Task brief: The records that follow are to be given again exactly.

Records for this task Start Marker

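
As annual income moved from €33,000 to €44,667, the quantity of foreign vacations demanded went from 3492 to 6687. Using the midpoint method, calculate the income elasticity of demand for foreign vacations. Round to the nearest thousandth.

2.090

%ΔQ = (6687 − 3492)/[(3492+6687)/2] = 3195/5089.5 ≈ 0.6278.
%ΔY = (44,667 − 33,000)/[(33,000+44,667)/2] = 11667/38833.5 ≈ 0.3004.
E_I = %ΔQ/%ΔY ≈ 2.090.
E_I > 1: normal good (luxury).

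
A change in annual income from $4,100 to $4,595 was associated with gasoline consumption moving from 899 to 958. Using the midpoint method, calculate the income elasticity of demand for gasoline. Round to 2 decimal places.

0.56

%ΔQ = (958 − 899)/[(899+958)/2] = 59/928.5 ≈ 0.0635.
%ΔM = (4,595 − 4,100)/[(4,100+4,595)/2] = 495/4347.5 ≈ 0.1139.
E_I = %ΔQ/%ΔM ≈ 0.56.
E_I ∈ (0,1): normal good (necessity).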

Records for this task End Marker

Answer space:
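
As annual income moved from €33,000 to €44,667, the quantity of foreign vacations demanded went from 3492 to 6687. Using the midpoint method, calculate the income elasticity of demand for foreign vacations. Round to the nearest thousandth.

2.090

%ΔQ = (6687 − 3492)/[(3492+6687)/2] = 3195/5089.5 ≈ 0.6278.
%ΔY = (44,667 − 33,000)/[(33,000+44,667)/2] = 11667/38833.5 ≈ 0.3004.
E_I = %ΔQ/%ΔY ≈ 2.090.
E_I > 1: normal good (luxury).

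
A change in annual income from $4,100 to $4,595 was associated with gasoline consumption moving from 899 to 958. Using the midpoint method, calculate the income elasticity of demand for gasoline. Round to 2 decimal places.

0.56

%ΔQ = (958 − 899)/[(899+958)/2] = 59/928.5 ≈ 0.0635.
%ΔM = (4,595 − 4,100)/[(4,100+4,595)/2] = 495/4347.5 ≈ 0.1139.
E_I = %ΔQ/%ΔM ≈ 0.56.
E_I ∈ (0,1): normal good (necessity).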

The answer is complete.